─── EXERCISE INPUTS ───

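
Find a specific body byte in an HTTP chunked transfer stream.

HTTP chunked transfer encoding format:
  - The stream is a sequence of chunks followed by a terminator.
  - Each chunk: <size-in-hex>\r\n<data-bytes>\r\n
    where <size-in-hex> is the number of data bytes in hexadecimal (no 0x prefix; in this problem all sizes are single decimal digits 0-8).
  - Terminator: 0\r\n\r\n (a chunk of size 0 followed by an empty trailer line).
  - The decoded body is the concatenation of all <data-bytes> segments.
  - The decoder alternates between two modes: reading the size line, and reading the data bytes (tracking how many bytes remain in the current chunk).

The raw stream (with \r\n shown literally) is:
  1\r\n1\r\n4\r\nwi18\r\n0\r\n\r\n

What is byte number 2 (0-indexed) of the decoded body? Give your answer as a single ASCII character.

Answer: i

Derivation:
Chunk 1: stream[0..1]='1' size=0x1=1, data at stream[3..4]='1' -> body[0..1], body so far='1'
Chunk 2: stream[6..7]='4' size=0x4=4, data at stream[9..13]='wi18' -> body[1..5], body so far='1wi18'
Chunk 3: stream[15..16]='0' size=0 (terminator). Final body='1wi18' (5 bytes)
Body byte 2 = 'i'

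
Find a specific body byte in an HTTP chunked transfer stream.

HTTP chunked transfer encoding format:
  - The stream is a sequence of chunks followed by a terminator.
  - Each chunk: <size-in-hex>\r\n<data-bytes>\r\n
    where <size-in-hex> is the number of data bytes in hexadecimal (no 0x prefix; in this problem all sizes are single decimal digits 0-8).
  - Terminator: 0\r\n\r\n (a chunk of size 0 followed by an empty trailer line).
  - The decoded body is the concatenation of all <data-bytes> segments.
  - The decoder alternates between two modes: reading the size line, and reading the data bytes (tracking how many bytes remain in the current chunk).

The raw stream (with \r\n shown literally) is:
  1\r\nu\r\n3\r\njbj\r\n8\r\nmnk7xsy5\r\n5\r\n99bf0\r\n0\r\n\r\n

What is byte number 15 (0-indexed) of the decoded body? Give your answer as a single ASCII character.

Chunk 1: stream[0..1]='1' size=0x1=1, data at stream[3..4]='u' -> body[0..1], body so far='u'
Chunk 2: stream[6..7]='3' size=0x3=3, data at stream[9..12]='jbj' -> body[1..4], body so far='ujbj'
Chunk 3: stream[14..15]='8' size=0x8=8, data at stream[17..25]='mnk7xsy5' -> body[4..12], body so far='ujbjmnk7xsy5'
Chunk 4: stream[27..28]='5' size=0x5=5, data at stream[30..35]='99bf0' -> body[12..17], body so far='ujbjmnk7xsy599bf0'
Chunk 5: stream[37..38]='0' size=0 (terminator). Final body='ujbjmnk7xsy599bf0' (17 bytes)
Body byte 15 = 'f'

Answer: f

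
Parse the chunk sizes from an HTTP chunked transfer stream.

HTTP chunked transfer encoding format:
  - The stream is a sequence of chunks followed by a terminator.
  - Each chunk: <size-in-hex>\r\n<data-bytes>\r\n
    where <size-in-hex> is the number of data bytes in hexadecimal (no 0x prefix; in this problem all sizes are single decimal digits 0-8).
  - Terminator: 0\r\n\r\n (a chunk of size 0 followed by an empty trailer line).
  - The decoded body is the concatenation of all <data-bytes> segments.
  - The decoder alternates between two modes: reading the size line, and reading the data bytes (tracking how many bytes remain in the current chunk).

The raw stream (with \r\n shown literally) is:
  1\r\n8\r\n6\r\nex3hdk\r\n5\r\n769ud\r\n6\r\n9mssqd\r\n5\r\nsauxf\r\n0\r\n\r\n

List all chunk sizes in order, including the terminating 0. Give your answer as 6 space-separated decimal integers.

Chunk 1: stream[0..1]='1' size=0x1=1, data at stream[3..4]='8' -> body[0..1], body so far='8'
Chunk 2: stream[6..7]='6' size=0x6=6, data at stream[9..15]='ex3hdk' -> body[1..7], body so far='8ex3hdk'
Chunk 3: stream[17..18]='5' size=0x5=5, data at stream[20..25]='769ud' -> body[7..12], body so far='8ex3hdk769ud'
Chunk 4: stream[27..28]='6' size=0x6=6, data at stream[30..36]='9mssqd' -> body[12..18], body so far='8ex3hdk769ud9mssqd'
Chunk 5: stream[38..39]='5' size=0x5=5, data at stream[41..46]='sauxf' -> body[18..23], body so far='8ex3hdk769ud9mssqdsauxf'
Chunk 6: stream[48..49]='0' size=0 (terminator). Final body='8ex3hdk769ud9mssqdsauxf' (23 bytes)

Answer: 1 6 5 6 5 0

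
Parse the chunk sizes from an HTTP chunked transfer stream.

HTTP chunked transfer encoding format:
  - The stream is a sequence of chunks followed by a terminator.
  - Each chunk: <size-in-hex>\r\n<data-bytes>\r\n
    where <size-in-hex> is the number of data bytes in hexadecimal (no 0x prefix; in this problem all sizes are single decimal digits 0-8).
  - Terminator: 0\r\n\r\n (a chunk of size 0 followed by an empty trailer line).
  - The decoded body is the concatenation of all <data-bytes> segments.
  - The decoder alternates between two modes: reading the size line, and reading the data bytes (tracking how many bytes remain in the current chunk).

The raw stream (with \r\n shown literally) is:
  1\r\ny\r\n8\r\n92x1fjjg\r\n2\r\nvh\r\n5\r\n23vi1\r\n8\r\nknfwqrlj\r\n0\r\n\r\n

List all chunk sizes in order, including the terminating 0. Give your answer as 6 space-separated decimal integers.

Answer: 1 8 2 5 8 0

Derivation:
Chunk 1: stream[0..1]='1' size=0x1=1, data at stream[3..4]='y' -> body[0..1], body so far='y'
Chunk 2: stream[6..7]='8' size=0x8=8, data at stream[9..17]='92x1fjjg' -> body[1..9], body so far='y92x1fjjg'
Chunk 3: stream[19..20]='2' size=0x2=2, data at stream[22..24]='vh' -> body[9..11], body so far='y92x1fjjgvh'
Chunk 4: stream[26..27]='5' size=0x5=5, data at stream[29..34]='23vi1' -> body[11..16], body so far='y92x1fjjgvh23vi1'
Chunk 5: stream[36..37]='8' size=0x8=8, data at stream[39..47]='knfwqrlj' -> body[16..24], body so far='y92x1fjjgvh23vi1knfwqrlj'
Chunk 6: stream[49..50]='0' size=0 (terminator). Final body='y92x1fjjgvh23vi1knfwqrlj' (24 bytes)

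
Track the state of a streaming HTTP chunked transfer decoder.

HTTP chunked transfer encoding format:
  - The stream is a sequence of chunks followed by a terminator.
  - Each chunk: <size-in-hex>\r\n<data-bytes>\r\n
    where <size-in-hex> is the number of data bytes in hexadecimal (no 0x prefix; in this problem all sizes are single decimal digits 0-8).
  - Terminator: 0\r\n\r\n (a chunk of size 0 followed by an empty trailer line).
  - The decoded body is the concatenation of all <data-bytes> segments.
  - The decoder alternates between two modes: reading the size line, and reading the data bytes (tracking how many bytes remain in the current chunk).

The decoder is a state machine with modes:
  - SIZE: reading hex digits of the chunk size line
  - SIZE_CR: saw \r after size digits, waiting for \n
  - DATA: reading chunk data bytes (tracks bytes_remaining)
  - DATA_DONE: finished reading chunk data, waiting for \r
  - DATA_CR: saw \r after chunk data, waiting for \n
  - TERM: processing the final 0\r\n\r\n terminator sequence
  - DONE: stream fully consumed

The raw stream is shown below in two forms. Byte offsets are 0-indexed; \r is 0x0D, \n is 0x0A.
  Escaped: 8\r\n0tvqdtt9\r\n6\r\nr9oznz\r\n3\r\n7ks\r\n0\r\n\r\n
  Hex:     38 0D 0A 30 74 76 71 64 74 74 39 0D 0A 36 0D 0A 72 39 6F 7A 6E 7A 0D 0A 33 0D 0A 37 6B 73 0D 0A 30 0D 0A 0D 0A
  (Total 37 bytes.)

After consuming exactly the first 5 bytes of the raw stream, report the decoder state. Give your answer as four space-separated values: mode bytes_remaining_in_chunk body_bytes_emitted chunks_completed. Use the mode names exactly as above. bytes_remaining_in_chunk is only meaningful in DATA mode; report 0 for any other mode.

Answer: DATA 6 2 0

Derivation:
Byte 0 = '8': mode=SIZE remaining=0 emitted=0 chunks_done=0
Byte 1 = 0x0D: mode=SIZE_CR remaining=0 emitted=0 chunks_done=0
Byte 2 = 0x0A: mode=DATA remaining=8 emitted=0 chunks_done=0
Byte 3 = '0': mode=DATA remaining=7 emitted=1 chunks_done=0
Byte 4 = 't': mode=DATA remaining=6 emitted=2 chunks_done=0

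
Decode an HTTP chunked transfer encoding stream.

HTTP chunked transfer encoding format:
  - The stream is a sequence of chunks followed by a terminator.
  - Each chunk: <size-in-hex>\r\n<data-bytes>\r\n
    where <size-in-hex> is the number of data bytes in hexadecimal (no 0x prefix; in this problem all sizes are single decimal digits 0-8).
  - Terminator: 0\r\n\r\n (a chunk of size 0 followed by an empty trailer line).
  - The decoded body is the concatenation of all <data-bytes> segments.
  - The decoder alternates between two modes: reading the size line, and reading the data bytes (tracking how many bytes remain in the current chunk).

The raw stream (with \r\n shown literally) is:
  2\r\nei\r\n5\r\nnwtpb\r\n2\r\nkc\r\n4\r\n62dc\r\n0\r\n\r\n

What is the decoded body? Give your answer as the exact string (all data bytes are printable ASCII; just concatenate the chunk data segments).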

───

## TASK INSTRUCTIONS
Above are the records; copy exactly the lines from the line with "0D 0A 0D 0A" through the line with "(Total 37 bytes.)", both included.

## REPLY TO THE EXERCISE
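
  Hex:     38 0D 0A 30 74 76 71 64 74 74 39 0D 0A 36 0D 0A 72 39 6F 7A 6E 7A 0D 0A 33 0D 0A 37 6B 73 0D 0A 30 0D 0A 0D 0A
  (Total 37 bytes.)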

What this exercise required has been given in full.